*** MATERIAL PROVIDED Section Begins ***
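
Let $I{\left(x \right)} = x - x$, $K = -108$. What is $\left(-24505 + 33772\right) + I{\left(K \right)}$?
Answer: $9267$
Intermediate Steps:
$I{\left(x \right)} = 0$
$\left(-24505 + 33772\right) + I{\left(K \right)} = \left(-24505 + 33772\right) + 0 = 9267 + 0 = 9267$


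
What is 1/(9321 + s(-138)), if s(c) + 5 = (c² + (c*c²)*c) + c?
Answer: 1/362702158 ≈ 2.7571e-9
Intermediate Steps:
s(c) = -5 + c + c² + c⁴ (s(c) = -5 + ((c² + (c*c²)*c) + c) = -5 + ((c² + c³*c) + c) = -5 + ((c² + c⁴) + c) = -5 + (c + c² + c⁴) = -5 + c + c² + c⁴)
1/(9321 + s(-138)) = 1/(9321 + (-5 - 138 + (-138)² + (-138)⁴)) = 1/(9321 + (-5 - 138 + 19044 + 362673936)) = 1/(9321 + 362692837) = 1/362702158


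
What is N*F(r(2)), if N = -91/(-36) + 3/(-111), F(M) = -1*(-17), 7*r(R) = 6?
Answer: 56627/1332 ≈ 42.513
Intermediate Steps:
r(R) = 6/7 (r(R) = (⅐)*6 = 6/7)
F(M) = 17
N = 3331/1332 (N = -91*(-1/36) + 3*(-1/111) = 91/36 - 1/37 = 3331/1332 ≈ 2.5008)
N*F(r(2)) = (3331/1332)*17 = 56627/1332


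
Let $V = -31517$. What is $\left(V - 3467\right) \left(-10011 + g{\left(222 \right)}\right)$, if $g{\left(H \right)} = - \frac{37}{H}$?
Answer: $\frac{1050691964}{3} \approx 3.5023 \cdot 10^{8}$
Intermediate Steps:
$\left(V - 3467\right) \left(-10011 + g{\left(222 \right)}\right) = \left(-31517 - 3467\right) \left(-10011 - \frac{37}{222}\right) = - 34984 \left(-10011 - \frac{1}{6}\right) = \left(-34984\right) \left(- \frac{60067}{6}\right) = \frac{1050691964}{3}$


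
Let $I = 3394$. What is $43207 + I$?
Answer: $46601$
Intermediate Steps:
$43207 + I = 43207 + 3394 = 46601$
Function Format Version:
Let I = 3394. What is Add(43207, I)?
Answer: 46601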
*** MATERIAL PROVIDED Section Ends ***
THE TASK
Each line of the data above is to be set down exactly.

COMPLETED TASK
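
Let $I{\left(x \right)} = x - x$, $K = -108$. What is $\left(-24505 + 33772\right) + I{\left(K \right)}$?
Answer: $9267$
Intermediate Steps:
$I{\left(x \right)} = 0$
$\left(-24505 + 33772\right) + I{\left(K \right)} = \left(-24505 + 33772\right) + 0 = 9267 + 0 = 9267$


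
What is 1/(9321 + s(-138)), if s(c) + 5 = (c² + (c*c²)*c) + c?
Answer: 1/362702158 ≈ 2.7571e-9
Intermediate Steps:
s(c) = -5 + c + c² + c⁴ (s(c) = -5 + ((c² + (c*c²)*c) + c) = -5 + ((c² + c³*c) + c) = -5 + ((c² + c⁴) + c) = -5 + (c + c² + c⁴) = -5 + c + c² + c⁴)
1/(9321 + s(-138)) = 1/(9321 + (-5 - 138 + (-138)² + (-138)⁴)) = 1/(9321 + (-5 - 138 + 19044 + 362673936)) = 1/(9321 + 362692837) = 1/362702158


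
What is N*F(r(2)), if N = -91/(-36) + 3/(-111), F(M) = -1*(-17), 7*r(R) = 6?
Answer: 56627/1332 ≈ 42.513
Intermediate Steps:
r(R) = 6/7 (r(R) = (⅐)*6 = 6/7)
F(M) = 17
N = 3331/1332 (N = -91*(-1/36) + 3*(-1/111) = 91/36 - 1/37 = 3331/1332 ≈ 2.5008)
N*F(r(2)) = (3331/1332)*17 = 56627/1332


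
Let $V = -31517$. What is $\left(V - 3467\right) \left(-10011 + g{\left(222 \right)}\right)$, if $g{\left(H \right)} = - \frac{37}{H}$?
Answer: $\frac{1050691964}{3} \approx 3.5023 \cdot 10^{8}$
Intermediate Steps:
$\left(V - 3467\right) \left(-10011 + g{\left(222 \right)}\right) = \left(-31517 - 3467\right) \left(-10011 - \frac{37}{222}\right) = - 34984 \left(-10011 - \frac{1}{6}\right) = \left(-34984\right) \left(- \frac{60067}{6}\right) = \frac{1050691964}{3}$


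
Let $I = 3394$. What is $43207 + I$?
Answer: $46601$
Intermediate Steps:
$43207 + I = 43207 + 3394 = 46601$
Function Format Version:
Let I = 3394. What is Add(43207, I)?
Answer: 46601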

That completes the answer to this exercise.